--- THE INPUT Enclosed Below ---

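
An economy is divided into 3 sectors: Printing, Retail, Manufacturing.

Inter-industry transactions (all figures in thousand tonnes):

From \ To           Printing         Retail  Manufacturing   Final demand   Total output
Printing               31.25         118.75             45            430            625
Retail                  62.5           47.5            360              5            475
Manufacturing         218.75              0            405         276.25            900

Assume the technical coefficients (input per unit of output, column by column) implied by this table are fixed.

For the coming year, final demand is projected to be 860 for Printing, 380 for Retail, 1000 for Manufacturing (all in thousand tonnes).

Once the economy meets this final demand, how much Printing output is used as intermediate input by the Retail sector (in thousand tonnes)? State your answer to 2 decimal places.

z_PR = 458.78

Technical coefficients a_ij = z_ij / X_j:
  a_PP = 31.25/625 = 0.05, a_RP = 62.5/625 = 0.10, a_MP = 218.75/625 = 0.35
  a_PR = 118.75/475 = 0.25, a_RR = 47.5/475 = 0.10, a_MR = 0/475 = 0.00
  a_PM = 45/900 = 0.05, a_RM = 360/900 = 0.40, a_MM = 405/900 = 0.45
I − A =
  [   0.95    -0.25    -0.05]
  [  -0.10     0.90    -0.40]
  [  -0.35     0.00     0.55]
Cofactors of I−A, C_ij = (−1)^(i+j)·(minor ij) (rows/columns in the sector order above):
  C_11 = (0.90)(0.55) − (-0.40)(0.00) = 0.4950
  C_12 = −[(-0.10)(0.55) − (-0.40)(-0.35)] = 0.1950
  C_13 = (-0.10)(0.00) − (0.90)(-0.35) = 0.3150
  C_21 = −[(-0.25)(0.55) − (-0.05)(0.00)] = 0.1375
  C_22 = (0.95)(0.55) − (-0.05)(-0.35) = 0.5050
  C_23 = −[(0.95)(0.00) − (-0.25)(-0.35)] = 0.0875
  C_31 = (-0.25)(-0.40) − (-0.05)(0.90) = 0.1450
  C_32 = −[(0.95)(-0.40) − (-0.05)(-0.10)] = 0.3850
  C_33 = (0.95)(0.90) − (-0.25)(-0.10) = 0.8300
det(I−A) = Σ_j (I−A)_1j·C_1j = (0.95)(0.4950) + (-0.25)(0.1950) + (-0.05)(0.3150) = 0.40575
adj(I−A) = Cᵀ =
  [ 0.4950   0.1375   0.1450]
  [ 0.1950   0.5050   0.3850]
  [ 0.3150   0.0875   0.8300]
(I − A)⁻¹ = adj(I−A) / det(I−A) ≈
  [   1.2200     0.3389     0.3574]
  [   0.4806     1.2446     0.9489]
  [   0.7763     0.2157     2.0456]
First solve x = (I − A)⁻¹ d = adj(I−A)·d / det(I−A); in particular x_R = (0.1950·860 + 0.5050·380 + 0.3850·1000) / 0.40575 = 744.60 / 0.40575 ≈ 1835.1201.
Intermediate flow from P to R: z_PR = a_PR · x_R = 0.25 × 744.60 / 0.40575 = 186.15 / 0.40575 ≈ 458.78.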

--- End of Enclosed THE INPUT ---

EXERCISE REQUIREMENTS: Repeat exactly the lines that run from the opening of the listing through the line holding "Assume the technical". Leave out everything else.

OUTPUT FOR THIS EXERCISE:
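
An economy is divided into 3 sectors: Printing, Retail, Manufacturing.

Inter-industry transactions (all figures in thousand tonnes):

From \ To           Printing         Retail  Manufacturing   Final demand   Total output
Printing               31.25         118.75             45            430            625
Retail                  62.5           47.5            360              5            475
Manufacturing         218.75              0            405         276.25            900

Assume the technical coefficients (input per unit of output, column by column) implied by this table are fixed.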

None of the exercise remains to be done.